[Your task]
Would you reproduce, without any alteration, the lines from the opening line of the entries through the line that has "(c) There is" in it?

[Stored items]
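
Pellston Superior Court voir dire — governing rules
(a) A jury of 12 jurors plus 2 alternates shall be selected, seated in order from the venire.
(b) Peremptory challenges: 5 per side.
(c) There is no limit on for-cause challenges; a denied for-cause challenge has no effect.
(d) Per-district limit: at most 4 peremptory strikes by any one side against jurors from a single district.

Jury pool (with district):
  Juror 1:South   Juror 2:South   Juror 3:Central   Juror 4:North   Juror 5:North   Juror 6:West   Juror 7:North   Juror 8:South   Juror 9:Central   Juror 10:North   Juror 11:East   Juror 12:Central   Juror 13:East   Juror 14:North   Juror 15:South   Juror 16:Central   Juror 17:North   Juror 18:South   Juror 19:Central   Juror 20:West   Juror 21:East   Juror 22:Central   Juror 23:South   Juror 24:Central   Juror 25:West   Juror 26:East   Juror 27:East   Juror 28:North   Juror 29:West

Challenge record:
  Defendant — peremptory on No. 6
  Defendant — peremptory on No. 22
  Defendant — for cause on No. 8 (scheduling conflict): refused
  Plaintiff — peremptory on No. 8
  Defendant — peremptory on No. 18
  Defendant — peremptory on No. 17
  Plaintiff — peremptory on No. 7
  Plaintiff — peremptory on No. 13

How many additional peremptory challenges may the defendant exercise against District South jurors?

Defendant peremptories so far: #6, #22, #18, #17 — 4 of 5 used, 1 left overall.
Against District South: #18 — 1 used; per-district cap 4 leaves 3.
Binding limit: min(1, 3) = 1.

1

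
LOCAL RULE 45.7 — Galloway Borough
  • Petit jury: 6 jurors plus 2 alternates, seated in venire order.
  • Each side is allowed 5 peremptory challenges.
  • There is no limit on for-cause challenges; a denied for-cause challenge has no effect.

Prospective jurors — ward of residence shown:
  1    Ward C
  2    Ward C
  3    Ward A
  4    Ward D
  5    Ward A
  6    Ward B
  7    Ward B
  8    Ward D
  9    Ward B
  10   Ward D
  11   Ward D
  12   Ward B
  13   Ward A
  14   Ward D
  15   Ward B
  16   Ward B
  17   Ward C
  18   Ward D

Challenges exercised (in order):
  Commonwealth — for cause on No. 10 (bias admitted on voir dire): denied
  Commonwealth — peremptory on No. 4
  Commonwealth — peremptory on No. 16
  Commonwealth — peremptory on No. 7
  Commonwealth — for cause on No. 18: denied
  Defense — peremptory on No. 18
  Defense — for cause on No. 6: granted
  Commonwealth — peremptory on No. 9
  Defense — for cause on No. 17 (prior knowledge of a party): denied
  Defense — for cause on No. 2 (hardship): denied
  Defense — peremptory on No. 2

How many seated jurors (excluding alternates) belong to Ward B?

0

Removed: #2, #4, #6, #7, #9, #16, #18.
Seated jurors 1–6: #1, #3, #5, #8, #10, #11 (alternates #12, #13 not counted).
None of those are in Ward B → 0.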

[Your response]
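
Pellston Superior Court voir dire — governing rules
(a) A jury of 12 jurors plus 2 alternates shall be selected, seated in order from the venire.
(b) Peremptory challenges: 5 per side.
(c) There is no limit on for-cause challenges; a denied for-cause challenge has no effect.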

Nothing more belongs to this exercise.